-- Raw data follows --

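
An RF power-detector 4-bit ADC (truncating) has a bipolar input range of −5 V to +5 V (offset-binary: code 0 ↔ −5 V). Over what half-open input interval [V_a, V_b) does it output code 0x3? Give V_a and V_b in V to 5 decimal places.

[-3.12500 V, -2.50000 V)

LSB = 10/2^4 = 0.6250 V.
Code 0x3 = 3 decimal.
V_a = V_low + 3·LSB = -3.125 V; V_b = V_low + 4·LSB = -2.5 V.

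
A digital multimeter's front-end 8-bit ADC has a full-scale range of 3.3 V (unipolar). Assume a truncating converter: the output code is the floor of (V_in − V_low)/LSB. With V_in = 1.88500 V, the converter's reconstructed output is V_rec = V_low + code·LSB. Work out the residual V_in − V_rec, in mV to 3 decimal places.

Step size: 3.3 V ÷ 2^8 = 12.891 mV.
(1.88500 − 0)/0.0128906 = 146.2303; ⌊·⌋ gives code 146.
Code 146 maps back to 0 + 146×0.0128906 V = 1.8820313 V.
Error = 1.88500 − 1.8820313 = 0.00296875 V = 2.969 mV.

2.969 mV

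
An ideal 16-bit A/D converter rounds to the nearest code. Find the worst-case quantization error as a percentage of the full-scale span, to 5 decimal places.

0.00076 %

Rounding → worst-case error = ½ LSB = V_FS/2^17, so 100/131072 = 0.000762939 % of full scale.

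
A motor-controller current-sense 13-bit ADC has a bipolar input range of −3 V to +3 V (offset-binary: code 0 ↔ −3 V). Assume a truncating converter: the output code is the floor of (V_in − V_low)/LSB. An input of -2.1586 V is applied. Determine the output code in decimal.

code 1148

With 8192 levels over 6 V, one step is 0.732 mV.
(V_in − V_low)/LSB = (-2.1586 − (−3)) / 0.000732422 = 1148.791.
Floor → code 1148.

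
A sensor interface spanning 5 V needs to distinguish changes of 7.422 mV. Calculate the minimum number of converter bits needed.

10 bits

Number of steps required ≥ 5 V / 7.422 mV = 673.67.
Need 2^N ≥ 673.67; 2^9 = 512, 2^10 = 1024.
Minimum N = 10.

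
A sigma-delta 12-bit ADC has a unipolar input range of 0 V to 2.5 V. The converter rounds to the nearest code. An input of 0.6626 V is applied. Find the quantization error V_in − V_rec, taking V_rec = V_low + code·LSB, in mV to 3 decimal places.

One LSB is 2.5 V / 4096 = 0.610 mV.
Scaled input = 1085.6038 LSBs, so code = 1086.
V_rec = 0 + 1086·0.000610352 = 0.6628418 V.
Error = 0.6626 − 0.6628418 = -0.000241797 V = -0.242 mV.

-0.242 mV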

-- Raw data concluded --

Prompt: Repeat all the lines above verbatim.

Task output:
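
An RF power-detector 4-bit ADC (truncating) has a bipolar input range of −5 V to +5 V (offset-binary: code 0 ↔ −5 V). Over what half-open input interval [V_a, V_b) does it output code 0x3? Give V_a and V_b in V to 5 decimal places.

[-3.12500 V, -2.50000 V)

LSB = 10/2^4 = 0.6250 V.
Code 0x3 = 3 decimal.
V_a = V_low + 3·LSB = -3.125 V; V_b = V_low + 4·LSB = -2.5 V.

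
A digital multimeter's front-end 8-bit ADC has a full-scale range of 3.3 V (unipolar). Assume a truncating converter: the output code is the floor of (V_in − V_low)/LSB. With V_in = 1.88500 V, the converter's reconstructed output is V_rec = V_low + code·LSB. Work out the residual V_in − V_rec, in mV to 3 decimal places.

Step size: 3.3 V ÷ 2^8 = 12.891 mV.
(1.88500 − 0)/0.0128906 = 146.2303; ⌊·⌋ gives code 146.
Code 146 maps back to 0 + 146×0.0128906 V = 1.8820313 V.
Error = 1.88500 − 1.8820313 = 0.00296875 V = 2.969 mV.

2.969 mV

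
An ideal 16-bit A/D converter rounds to the nearest code. Find the worst-case quantization error as a percentage of the full-scale span, to 5 decimal places.

0.00076 %

Rounding → worst-case error = ½ LSB = V_FS/2^17, so 100/131072 = 0.000762939 % of full scale.

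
A motor-controller current-sense 13-bit ADC has a bipolar input range of −3 V to +3 V (offset-binary: code 0 ↔ −3 V). Assume a truncating converter: the output code is the floor of (V_in − V_low)/LSB. An input of -2.1586 V is applied. Determine the output code in decimal.

code 1148

With 8192 levels over 6 V, one step is 0.732 mV.
(V_in − V_low)/LSB = (-2.1586 − (−3)) / 0.000732422 = 1148.791.
Floor → code 1148.

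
A sensor interface spanning 5 V needs to distinguish changes of 7.422 mV. Calculate the minimum number of converter bits needed.

10 bits

Number of steps required ≥ 5 V / 7.422 mV = 673.67.
Need 2^N ≥ 673.67; 2^9 = 512, 2^10 = 1024.
Minimum N = 10.

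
A sigma-delta 12-bit ADC has a unipolar input range of 0 V to 2.5 V. The converter rounds to the nearest code. An input of 0.6626 V is applied. Find the quantization error V_in − V_rec, taking V_rec = V_low + code·LSB, in mV to 3 decimal places.

One LSB is 2.5 V / 4096 = 0.610 mV.
Scaled input = 1085.6038 LSBs, so code = 1086.
V_rec = 0 + 1086·0.000610352 = 0.6628418 V.
Error = 0.6626 − 0.6628418 = -0.000241797 V = -0.242 mV.

-0.242 mV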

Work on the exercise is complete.